+++ RECORDS FOR THIS TASK +++

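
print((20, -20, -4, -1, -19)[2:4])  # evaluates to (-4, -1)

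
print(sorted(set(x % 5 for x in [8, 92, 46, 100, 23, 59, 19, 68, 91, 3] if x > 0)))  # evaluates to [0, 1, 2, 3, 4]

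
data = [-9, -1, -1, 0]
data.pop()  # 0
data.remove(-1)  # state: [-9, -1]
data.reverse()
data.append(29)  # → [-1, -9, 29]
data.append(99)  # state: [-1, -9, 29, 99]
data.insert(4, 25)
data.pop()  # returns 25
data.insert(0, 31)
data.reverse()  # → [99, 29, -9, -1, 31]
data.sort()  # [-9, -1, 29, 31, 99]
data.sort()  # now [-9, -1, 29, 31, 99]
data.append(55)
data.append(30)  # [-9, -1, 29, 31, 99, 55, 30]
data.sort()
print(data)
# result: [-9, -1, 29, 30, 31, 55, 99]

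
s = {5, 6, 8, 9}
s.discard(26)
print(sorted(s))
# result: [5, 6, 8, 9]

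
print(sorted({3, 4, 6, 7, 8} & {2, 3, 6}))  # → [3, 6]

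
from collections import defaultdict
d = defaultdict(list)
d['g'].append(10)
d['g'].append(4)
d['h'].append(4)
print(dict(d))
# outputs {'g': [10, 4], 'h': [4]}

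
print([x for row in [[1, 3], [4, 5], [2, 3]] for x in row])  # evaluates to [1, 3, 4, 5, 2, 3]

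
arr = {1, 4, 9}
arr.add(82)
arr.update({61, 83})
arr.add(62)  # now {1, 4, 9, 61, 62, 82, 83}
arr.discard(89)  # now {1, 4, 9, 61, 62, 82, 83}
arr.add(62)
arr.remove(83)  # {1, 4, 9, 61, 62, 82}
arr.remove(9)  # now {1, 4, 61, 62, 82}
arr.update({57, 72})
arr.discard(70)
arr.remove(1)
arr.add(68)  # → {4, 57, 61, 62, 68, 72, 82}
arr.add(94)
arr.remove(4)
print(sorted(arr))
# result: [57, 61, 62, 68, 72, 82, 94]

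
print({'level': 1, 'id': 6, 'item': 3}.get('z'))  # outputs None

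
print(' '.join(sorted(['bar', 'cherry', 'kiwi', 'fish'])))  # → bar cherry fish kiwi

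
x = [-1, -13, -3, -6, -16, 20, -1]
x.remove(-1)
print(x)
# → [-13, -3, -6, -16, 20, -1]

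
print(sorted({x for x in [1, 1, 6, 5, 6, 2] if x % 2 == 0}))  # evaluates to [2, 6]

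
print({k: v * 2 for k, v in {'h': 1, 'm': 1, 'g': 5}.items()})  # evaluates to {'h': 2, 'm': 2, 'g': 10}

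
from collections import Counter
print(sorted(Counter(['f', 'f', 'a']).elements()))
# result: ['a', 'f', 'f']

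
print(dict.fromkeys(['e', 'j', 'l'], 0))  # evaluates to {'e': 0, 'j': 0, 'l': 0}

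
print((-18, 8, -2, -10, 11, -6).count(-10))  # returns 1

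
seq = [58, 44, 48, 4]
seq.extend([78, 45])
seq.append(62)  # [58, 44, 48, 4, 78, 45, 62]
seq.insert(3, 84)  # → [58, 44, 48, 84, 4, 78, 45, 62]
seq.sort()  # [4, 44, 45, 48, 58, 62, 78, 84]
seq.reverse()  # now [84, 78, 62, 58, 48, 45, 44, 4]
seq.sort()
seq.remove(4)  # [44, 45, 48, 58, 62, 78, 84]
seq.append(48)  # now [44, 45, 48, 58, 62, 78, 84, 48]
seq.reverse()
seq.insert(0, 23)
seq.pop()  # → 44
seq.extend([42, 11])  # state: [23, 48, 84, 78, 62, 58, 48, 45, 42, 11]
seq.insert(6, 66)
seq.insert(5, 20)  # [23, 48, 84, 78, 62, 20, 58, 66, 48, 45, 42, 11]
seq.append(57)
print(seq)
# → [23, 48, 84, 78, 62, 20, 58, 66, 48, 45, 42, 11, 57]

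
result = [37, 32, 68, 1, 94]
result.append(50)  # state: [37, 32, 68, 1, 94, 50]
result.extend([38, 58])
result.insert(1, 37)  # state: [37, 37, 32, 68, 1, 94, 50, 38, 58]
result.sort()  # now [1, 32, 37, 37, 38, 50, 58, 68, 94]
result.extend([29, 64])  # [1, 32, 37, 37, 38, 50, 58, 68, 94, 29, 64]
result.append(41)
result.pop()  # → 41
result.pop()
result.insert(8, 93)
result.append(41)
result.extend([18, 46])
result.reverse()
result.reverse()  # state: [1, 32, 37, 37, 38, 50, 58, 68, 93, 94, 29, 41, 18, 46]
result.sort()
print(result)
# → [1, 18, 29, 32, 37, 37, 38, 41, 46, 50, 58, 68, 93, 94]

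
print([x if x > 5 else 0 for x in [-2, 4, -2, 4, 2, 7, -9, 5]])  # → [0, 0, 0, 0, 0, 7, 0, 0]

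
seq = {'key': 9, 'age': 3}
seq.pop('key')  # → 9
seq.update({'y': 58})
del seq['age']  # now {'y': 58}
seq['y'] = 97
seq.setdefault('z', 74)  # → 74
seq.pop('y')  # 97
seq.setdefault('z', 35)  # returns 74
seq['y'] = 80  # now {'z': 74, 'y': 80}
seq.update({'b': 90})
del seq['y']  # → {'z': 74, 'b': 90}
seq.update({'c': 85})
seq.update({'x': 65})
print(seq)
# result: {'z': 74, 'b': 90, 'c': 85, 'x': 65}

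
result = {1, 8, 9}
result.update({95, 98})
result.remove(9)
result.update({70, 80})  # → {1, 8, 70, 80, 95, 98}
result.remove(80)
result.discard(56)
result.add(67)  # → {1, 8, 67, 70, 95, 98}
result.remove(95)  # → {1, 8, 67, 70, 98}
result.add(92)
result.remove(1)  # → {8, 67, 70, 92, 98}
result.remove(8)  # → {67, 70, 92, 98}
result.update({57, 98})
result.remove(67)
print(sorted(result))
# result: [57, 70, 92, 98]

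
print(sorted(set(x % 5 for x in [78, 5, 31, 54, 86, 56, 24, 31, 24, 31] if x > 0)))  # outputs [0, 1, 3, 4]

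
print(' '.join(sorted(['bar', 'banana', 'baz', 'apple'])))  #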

+++

## WHAT IS BEING ASKED
Identify each line in the records above containing the word "extend"; copy those lines.

## FINISHED TASK
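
seq.extend([78, 45])
seq.extend([42, 11])  # state: [23, 48, 84, 78, 62, 58, 48, 45, 42, 11]
result.extend([38, 58])
result.extend([29, 64])  # [1, 32, 37, 37, 38, 50, 58, 68, 94, 29, 64]
result.extend([18, 46])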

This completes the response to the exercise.